== Data listing

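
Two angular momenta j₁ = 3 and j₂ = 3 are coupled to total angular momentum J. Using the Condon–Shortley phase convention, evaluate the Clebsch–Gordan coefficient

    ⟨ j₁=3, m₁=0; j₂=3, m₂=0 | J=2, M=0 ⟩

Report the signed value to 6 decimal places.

+√(4/21) ≈ +0.436436

√[5·4!2!2!/9! · 3!3!3!3!2!2!] = √(48/7)
  +(−1)^1/∏(1,3,2,2,0,0)! = -1/24  (running -1/24)
  +(−1)^2/∏(2,2,1,1,1,1)! = 1/4  (running 5/24)
  +(−1)^3/∏(3,1,0,0,2,2)! = -1/24  (running 1/6)
⟨..|..⟩ = √(48/7)·(1/6) = +0.436436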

====

What to work on - Print the records above verbatim from their first line to the line containing "m₂=0 | J=2, M=0 ⟩", both included, and stop there.

Task solution -
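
Two angular momenta j₁ = 3 and j₂ = 3 are coupled to total angular momentum J. Using the Condon–Shortley phase convention, evaluate the Clebsch–Gordan coefficient

    ⟨ j₁=3, m₁=0; j₂=3, m₂=0 | J=2, M=0 ⟩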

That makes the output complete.